### What is being asked
Starting at the line containing "RIGHT rotor wiring (input A..H -> output): ACEFHGBD" and ending at the line containing "producing ciphertext: GBAEHGAFFF", print every line of the material below exactly, both ends included, and stop there.
◇ ◇ ◇
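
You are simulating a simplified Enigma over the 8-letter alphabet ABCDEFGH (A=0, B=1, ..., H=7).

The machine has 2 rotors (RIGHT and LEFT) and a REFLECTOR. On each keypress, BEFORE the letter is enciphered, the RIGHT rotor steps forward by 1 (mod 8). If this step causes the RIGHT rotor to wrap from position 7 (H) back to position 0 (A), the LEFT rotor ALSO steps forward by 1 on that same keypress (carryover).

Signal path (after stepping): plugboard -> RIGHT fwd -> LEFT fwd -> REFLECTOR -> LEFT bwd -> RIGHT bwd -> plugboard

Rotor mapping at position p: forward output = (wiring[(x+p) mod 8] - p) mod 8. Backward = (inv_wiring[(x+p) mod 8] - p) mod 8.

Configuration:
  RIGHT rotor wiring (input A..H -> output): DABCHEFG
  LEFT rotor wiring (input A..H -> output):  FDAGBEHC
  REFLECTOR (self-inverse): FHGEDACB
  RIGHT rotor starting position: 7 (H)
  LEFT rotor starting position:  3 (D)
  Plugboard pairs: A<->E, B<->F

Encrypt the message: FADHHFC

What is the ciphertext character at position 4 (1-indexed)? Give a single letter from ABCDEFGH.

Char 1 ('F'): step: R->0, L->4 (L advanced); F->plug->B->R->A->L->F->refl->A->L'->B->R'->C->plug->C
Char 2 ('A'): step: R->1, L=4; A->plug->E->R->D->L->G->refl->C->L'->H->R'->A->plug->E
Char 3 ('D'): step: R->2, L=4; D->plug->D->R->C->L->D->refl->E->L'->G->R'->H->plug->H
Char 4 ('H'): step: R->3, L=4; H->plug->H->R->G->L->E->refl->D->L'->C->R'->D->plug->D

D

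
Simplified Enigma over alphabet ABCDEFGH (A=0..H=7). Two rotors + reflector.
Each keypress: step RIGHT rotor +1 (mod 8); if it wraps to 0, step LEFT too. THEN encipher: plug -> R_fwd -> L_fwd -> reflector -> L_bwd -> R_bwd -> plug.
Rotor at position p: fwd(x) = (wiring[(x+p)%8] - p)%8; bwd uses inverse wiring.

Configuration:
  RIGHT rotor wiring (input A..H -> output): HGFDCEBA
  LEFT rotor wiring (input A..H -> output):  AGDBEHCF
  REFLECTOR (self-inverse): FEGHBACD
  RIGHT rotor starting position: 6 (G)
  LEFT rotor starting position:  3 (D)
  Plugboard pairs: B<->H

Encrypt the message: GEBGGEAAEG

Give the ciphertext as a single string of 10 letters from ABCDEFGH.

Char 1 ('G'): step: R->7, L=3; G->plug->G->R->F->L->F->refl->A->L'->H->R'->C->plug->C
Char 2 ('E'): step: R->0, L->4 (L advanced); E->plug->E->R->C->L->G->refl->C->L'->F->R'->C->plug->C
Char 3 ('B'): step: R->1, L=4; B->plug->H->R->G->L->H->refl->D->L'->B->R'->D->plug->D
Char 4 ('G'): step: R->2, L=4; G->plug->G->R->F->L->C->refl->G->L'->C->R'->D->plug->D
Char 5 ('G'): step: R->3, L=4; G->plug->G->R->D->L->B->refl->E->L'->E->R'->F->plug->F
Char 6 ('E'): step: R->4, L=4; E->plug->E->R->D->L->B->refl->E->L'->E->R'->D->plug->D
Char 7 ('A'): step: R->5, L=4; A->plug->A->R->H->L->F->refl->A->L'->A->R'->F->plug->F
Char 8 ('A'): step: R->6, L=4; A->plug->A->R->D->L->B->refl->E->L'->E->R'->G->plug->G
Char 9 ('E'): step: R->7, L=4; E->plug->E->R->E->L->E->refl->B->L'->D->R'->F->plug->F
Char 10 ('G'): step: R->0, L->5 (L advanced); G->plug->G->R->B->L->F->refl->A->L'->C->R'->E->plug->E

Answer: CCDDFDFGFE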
◇ ◇ ◇
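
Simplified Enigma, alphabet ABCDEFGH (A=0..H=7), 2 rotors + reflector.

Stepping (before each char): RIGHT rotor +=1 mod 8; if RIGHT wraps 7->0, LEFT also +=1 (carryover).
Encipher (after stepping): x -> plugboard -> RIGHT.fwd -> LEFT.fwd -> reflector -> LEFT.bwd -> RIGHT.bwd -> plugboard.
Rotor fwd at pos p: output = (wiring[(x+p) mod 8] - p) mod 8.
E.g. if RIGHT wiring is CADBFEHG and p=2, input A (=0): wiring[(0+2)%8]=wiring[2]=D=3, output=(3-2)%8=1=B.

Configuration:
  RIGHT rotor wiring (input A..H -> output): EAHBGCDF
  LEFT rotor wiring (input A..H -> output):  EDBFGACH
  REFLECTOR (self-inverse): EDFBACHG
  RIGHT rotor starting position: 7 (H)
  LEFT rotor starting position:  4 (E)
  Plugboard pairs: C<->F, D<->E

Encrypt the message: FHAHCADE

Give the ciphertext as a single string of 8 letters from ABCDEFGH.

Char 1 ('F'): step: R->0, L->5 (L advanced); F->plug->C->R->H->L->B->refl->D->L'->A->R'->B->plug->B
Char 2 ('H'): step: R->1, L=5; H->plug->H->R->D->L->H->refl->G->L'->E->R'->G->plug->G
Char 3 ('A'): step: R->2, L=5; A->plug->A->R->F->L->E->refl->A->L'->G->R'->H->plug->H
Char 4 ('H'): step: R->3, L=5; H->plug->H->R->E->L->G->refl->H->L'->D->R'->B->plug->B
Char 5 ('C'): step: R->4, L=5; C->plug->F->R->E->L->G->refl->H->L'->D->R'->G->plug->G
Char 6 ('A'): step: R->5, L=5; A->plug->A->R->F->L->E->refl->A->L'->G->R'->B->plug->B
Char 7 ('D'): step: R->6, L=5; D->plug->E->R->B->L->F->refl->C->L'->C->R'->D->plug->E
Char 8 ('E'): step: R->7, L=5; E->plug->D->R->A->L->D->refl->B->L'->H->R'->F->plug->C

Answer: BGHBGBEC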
◇ ◇ ◇
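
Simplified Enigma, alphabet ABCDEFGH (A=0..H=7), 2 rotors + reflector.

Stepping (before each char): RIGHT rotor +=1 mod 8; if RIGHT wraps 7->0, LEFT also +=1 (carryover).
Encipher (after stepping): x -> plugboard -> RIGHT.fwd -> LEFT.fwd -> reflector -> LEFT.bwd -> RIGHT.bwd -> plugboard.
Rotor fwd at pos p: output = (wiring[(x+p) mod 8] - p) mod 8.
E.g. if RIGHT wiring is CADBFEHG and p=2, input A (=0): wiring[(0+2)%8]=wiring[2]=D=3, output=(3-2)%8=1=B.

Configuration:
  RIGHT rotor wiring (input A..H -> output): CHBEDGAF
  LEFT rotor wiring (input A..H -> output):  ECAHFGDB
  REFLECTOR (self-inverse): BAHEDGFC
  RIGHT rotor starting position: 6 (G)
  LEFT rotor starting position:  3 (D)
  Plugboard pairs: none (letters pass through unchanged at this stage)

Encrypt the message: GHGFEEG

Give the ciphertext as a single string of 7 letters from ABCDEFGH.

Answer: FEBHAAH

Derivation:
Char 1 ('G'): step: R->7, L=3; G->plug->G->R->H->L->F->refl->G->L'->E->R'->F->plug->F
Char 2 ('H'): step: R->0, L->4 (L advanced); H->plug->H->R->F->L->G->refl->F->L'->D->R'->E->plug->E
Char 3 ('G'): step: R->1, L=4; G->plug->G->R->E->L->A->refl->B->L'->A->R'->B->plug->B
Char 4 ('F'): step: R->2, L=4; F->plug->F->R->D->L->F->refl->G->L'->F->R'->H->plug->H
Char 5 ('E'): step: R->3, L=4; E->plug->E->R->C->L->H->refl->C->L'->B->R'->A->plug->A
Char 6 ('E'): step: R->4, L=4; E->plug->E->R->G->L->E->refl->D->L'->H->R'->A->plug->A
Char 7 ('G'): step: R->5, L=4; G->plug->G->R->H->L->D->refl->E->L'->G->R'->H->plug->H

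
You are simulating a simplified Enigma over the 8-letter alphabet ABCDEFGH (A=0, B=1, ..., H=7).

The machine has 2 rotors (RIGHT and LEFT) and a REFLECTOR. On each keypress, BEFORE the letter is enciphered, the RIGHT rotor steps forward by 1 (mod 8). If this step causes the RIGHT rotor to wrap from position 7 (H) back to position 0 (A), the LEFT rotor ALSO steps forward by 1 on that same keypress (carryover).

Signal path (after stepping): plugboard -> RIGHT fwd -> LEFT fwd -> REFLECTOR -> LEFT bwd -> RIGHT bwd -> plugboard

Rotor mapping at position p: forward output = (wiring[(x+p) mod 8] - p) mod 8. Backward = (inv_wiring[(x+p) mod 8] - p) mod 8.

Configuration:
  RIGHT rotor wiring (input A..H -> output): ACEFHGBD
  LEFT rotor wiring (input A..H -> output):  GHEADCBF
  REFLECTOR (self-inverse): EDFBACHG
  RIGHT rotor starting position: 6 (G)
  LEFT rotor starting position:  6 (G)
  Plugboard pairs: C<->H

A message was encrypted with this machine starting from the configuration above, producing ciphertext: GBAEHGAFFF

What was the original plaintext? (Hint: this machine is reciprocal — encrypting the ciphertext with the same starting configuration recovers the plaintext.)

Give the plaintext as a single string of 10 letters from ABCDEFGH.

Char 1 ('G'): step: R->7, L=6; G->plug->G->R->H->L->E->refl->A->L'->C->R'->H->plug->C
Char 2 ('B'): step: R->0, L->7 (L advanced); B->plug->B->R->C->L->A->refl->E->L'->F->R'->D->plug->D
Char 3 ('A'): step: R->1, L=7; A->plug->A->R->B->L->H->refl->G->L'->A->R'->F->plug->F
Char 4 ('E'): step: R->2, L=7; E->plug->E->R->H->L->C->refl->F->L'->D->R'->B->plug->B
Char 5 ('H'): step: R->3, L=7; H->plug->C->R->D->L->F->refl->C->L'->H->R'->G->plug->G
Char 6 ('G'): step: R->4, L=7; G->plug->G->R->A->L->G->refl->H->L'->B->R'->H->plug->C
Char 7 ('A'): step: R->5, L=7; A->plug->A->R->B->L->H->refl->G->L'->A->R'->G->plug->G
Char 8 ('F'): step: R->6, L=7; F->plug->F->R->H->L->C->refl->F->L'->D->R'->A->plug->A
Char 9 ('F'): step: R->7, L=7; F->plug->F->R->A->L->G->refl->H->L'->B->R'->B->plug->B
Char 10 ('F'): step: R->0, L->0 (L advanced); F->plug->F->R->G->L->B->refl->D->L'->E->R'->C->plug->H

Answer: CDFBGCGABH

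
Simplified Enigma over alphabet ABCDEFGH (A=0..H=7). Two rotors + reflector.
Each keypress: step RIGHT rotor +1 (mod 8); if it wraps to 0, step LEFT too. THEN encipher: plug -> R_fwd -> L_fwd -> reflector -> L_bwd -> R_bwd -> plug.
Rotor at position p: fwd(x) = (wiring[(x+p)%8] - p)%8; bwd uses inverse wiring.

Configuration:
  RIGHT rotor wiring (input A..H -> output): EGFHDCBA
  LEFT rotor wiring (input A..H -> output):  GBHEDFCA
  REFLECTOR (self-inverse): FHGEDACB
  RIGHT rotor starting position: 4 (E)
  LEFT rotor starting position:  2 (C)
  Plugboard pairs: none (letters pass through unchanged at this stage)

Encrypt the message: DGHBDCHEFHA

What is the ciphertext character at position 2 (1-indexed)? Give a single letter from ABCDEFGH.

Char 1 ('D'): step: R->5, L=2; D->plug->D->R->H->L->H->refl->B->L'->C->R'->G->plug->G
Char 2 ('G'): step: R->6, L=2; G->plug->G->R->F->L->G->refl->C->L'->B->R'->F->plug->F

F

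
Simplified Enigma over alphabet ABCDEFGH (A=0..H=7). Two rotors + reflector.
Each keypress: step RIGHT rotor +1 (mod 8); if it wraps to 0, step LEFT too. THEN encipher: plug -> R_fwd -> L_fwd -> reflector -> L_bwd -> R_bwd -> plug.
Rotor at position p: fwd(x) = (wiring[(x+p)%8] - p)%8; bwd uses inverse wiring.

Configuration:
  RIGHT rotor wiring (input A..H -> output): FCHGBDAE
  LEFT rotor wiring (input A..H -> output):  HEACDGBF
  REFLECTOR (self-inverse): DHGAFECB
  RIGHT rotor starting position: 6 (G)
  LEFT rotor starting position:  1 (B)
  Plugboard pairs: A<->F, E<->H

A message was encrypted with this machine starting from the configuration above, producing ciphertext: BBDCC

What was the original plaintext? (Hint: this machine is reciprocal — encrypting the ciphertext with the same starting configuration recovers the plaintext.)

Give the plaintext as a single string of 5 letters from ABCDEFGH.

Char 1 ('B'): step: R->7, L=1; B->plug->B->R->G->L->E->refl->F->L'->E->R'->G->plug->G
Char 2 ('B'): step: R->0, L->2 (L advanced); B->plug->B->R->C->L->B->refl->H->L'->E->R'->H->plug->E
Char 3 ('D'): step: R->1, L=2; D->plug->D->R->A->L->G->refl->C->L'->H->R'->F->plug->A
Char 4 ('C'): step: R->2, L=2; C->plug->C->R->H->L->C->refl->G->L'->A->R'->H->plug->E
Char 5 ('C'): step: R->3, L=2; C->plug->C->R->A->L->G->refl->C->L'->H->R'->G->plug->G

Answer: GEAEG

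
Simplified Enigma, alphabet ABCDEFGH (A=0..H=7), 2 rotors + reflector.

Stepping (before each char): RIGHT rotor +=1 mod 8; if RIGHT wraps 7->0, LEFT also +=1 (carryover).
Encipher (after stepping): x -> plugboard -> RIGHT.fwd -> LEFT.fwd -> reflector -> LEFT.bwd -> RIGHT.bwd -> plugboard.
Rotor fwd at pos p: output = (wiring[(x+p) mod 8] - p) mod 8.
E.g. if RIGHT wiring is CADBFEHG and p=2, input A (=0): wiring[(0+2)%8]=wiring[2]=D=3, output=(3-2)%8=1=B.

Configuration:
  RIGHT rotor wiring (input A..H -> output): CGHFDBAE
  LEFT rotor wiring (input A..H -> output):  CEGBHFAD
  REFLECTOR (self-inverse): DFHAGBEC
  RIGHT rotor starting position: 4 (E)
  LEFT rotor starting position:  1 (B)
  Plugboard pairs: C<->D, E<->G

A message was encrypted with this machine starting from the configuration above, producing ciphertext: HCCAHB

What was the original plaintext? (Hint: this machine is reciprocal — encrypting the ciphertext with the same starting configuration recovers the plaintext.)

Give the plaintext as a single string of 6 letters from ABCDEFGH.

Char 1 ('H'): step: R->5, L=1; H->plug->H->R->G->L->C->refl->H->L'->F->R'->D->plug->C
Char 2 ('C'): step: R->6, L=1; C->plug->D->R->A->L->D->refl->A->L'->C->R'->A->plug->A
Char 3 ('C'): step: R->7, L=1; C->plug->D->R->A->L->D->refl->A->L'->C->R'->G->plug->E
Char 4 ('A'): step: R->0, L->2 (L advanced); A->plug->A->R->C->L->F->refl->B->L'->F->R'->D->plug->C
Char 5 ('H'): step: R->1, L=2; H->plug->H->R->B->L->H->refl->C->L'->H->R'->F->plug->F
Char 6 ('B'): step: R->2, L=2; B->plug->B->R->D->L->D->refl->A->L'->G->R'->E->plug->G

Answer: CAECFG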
◇ ◇ ◇
### Solution to the exercise
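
  RIGHT rotor wiring (input A..H -> output): ACEFHGBD
  LEFT rotor wiring (input A..H -> output):  GHEADCBF
  REFLECTOR (self-inverse): EDFBACHG
  RIGHT rotor starting position: 6 (G)
  LEFT rotor starting position:  6 (G)
  Plugboard pairs: C<->H

A message was encrypted with this machine starting from the configuration above, producing ciphertext: GBAEHGAFFF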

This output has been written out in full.